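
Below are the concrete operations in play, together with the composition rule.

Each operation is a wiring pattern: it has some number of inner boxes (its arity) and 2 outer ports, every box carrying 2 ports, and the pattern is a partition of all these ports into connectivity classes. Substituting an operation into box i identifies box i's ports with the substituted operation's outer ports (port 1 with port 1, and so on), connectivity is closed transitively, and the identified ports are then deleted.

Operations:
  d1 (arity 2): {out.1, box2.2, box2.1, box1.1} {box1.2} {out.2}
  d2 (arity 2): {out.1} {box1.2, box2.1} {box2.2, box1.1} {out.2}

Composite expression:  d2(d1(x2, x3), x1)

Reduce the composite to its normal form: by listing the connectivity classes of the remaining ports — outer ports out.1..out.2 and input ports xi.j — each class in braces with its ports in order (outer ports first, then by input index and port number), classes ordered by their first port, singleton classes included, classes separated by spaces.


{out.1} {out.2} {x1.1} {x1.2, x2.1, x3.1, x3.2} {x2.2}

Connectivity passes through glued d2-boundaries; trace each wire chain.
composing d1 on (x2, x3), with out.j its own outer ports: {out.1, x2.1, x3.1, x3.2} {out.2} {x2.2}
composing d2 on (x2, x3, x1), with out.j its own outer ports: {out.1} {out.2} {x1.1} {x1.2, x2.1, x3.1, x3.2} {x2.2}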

################

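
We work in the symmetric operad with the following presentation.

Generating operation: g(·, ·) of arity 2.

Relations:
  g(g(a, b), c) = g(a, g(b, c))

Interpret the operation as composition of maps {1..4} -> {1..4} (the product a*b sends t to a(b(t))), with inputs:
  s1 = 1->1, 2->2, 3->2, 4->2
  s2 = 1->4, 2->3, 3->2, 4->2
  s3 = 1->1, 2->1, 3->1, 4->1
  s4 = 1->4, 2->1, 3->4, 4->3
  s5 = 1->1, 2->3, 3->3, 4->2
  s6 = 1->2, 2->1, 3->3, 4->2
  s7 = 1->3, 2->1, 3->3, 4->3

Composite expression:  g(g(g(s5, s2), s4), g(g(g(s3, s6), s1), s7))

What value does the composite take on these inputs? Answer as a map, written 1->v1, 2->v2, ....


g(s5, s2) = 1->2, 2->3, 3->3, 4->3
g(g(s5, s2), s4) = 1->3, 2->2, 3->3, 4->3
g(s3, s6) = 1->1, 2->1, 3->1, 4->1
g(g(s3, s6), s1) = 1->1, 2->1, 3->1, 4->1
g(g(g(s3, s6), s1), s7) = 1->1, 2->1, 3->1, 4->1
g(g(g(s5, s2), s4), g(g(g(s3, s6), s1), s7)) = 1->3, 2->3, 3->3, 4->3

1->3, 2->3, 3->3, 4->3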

################

» Task objective
Which of the lines in the data hold the string "expression"? Report each of them by copying it.

» Response to this task
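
Composite expression:  d2(d1(x2, x3), x1)
Composite expression:  g(g(g(s5, s2), s4), g(g(g(s3, s6), s1), s7))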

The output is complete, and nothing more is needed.